* EXERCISE AIM
For the data below, please report each line where the word "Inside" is found.

Segment Start: STORED DATA

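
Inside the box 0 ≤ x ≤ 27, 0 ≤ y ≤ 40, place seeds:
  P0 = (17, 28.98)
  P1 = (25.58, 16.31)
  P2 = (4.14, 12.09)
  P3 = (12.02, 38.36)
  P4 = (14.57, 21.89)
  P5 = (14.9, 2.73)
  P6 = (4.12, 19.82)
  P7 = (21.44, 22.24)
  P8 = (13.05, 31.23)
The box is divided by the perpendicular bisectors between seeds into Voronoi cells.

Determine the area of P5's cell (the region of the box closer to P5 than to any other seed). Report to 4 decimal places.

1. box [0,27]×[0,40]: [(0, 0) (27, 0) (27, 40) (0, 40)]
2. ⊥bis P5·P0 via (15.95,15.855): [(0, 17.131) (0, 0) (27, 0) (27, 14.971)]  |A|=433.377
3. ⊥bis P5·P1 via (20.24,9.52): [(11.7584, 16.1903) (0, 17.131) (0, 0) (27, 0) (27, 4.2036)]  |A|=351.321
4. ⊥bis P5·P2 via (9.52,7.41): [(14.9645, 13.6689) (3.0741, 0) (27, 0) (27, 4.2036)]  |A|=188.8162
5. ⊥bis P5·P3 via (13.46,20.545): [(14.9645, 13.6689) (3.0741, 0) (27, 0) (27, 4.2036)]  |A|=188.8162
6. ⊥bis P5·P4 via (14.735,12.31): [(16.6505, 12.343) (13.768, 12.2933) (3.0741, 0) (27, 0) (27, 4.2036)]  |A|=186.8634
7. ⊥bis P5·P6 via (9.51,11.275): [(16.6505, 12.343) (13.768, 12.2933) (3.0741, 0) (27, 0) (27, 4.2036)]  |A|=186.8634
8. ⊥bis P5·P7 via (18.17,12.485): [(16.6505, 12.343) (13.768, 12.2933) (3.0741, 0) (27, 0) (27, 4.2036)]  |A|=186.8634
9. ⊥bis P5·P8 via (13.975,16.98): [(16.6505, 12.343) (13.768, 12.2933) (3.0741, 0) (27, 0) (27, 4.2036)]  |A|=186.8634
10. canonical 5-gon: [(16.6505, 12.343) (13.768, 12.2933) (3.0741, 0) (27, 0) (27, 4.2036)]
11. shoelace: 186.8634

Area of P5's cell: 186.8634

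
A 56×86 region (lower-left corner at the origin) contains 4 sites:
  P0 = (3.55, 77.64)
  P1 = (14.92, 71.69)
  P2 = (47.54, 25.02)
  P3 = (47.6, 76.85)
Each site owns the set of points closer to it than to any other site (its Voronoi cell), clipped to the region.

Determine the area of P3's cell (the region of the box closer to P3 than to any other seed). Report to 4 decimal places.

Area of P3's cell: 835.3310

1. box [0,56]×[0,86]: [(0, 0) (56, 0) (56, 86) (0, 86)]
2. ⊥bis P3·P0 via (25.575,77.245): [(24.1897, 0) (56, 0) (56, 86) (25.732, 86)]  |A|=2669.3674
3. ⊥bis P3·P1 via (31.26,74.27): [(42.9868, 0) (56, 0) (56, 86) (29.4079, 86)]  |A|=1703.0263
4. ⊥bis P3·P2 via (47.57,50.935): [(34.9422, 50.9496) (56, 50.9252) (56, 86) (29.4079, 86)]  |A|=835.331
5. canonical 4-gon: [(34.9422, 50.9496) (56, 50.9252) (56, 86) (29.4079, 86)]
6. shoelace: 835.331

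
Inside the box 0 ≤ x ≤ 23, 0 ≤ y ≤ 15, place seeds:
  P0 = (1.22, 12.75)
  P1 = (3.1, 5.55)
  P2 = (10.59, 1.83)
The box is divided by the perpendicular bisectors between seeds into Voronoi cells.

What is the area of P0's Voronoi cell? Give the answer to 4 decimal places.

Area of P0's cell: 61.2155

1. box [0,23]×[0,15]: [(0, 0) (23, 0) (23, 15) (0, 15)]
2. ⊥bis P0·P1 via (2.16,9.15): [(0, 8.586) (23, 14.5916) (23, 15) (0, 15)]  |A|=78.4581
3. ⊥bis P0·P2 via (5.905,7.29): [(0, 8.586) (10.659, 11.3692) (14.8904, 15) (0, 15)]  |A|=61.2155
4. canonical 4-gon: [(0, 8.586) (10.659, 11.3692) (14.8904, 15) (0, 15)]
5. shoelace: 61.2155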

Segment End: STORED DATA

* YOUR RESPONSE
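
Inside the box 0 ≤ x ≤ 27, 0 ≤ y ≤ 40, place seeds:
Inside the box 0 ≤ x ≤ 23, 0 ≤ y ≤ 15, place seeds: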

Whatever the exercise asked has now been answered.